> _Stored data entries_:
[Start of Attachment]
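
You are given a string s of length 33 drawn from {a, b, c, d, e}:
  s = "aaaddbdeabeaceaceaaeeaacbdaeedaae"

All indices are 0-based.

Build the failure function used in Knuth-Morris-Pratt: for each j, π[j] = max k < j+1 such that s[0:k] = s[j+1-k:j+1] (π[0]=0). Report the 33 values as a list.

[0, 1, 2, 0, 0, 0, 0, 0, 1, 0, 0, 1, 0, 0, 1, 0, 0, 1, 2, 0, 0, 1, 2, 0, 0, 0, 1, 0, 0, 0, 1, 2, 0]

π[0] = 0
j=1 s[j]='a': π[1]=1 (border 'a')
j=2 s[j]='a': π[2]=2 (border 'aa')
j=3 s[j]='d': k: 2→1→0; π[3]=0 (border '')
j=4 s[j]='d': π[4]=0 (border '')
j=5 s[j]='b': π[5]=0 (border '')
j=6 s[j]='d': π[6]=0 (border '')
j=7 s[j]='e': π[7]=0 (border '')
j=8 s[j]='a': π[8]=1 (border 'a')
j=9 s[j]='b': k: 1→0; π[9]=0 (border '')
j=10 s[j]='e': π[10]=0 (border '')
j=11 s[j]='a': π[11]=1 (border 'a')
j=12 s[j]='c': k: 1→0; π[12]=0 (border '')
j=13 s[j]='e': π[13]=0 (border '')
j=14 s[j]='a': π[14]=1 (border 'a')
j=15 s[j]='c': k: 1→0; π[15]=0 (border '')
j=16 s[j]='e': π[16]=0 (border '')
j=17 s[j]='a': π[17]=1 (border 'a')
j=18 s[j]='a': π[18]=2 (border 'aa')
j=19 s[j]='e': k: 2→1→0; π[19]=0 (border '')
j=20 s[j]='e': π[20]=0 (border '')
j=21 s[j]='a': π[21]=1 (border 'a')
j=22 s[j]='a': π[22]=2 (border 'aa')
j=23 s[j]='c': k: 2→1→0; π[23]=0 (border '')
j=24 s[j]='b': π[24]=0 (border '')
j=25 s[j]='d': π[25]=0 (border '')
j=26 s[j]='a': π[26]=1 (border 'a')
j=27 s[j]='e': k: 1→0; π[27]=0 (border '')
j=28 s[j]='e': π[28]=0 (border '')
j=29 s[j]='d': π[29]=0 (border '')
j=30 s[j]='a': π[30]=1 (border 'a')
j=31 s[j]='a': π[31]=2 (border 'aa')
j=32 s[j]='e': k: 2→1→0; π[32]=0 (border '')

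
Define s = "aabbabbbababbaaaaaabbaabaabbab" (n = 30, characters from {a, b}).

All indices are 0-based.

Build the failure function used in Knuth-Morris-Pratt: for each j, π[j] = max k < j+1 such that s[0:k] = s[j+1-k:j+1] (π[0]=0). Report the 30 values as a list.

[0, 1, 0, 0, 1, 0, 0, 0, 1, 0, 1, 0, 0, 1, 2, 2, 2, 2, 2, 3, 4, 5, 2, 3, 1, 2, 3, 4, 5, 6]

π[0] = 0
j=1 s[j]='a': π[1]=1 (border 'a')
j=2 s[j]='b': k: 1→0; π[2]=0 (border '')
j=3 s[j]='b': π[3]=0 (border '')
j=4 s[j]='a': π[4]=1 (border 'a')
j=5 s[j]='b': k: 1→0; π[5]=0 (border '')
j=6 s[j]='b': π[6]=0 (border '')
j=7 s[j]='b': π[7]=0 (border '')
j=8 s[j]='a': π[8]=1 (border 'a')
j=9 s[j]='b': k: 1→0; π[9]=0 (border '')
j=10 s[j]='a': π[10]=1 (border 'a')
j=11 s[j]='b': k: 1→0; π[11]=0 (border '')
j=12 s[j]='b': π[12]=0 (border '')
j=13 s[j]='a': π[13]=1 (border 'a')
j=14 s[j]='a': π[14]=2 (border 'aa')
j=15 s[j]='a': k: 2→1; π[15]=2 (border 'aa')
j=16 s[j]='a': k: 2→1; π[16]=2 (border 'aa')
j=17 s[j]='a': k: 2→1; π[17]=2 (border 'aa')
j=18 s[j]='a': k: 2→1; π[18]=2 (border 'aa')
j=19 s[j]='b': π[19]=3 (border 'aab')
j=20 s[j]='b': π[20]=4 (border 'aabb')
j=21 s[j]='a': π[21]=5 (border 'aabba')
j=22 s[j]='a': k: 5→1; π[22]=2 (border 'aa')
j=23 s[j]='b': π[23]=3 (border 'aab')
j=24 s[j]='a': k: 3→0; π[24]=1 (border 'a')
j=25 s[j]='a': π[25]=2 (border 'aa')
j=26 s[j]='b': π[26]=3 (border 'aab')
j=27 s[j]='b': π[27]=4 (border 'aabb')
j=28 s[j]='a': π[28]=5 (border 'aabba')
j=29 s[j]='b': π[29]=6 (border 'aabbab')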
[End of Attachment]
> _Requirement_: Which lines of the data hold the string "from"? Return each of them.

> _Response to this task_:
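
You are given a string s of length 33 drawn from {a, b, c, d, e}:
Define s = "aabbabbbababbaaaaaabbaabaabbab" (n = 30, characters from {a, b}).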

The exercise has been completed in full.